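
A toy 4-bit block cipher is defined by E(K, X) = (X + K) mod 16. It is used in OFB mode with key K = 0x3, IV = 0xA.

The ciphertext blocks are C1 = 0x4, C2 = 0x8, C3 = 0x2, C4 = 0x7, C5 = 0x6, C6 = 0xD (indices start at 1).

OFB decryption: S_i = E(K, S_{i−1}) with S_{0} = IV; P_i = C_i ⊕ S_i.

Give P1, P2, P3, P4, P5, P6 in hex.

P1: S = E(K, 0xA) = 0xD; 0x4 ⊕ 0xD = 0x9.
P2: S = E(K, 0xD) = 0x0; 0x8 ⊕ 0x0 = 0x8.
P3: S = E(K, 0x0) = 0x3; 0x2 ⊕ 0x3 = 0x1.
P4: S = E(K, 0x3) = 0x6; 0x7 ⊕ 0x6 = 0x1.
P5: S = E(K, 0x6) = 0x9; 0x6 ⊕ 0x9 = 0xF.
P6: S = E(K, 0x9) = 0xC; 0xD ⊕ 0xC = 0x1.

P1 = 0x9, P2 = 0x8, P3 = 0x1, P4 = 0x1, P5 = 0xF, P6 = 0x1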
...
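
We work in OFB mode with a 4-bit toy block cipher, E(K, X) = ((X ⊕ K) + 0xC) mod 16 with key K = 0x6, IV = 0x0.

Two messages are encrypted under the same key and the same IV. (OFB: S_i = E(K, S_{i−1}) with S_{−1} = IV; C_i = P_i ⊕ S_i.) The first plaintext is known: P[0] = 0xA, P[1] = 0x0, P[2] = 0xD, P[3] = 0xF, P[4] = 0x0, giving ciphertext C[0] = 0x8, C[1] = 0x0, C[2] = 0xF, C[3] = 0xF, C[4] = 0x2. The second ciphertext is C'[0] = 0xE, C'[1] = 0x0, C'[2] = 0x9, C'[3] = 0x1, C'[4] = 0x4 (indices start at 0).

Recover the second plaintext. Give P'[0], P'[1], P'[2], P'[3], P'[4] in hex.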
--
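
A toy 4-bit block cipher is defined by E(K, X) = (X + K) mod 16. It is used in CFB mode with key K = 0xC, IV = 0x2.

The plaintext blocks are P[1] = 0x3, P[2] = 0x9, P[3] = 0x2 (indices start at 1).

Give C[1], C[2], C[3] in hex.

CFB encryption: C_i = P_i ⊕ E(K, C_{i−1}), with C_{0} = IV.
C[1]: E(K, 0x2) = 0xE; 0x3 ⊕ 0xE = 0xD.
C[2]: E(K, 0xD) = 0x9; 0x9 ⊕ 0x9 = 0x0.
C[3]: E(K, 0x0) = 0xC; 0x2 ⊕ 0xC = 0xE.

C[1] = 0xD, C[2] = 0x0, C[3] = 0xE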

EXERCISE REQUIREMENTS: Write down, word for word, the lines above from the one containing "0x3, IV = 0xA." through the one containing "OFB decryption: S_i", both ends included.

RESULT OF THIS EXERCISE:
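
A toy 4-bit block cipher is defined by E(K, X) = (X + K) mod 16. It is used in OFB mode with key K = 0x3, IV = 0xA.

The ciphertext blocks are C1 = 0x4, C2 = 0x8, C3 = 0x2, C4 = 0x7, C5 = 0x6, C6 = 0xD (indices start at 1).

OFB decryption: S_i = E(K, S_{i−1}) with S_{0} = IV; P_i = C_i ⊕ S_i.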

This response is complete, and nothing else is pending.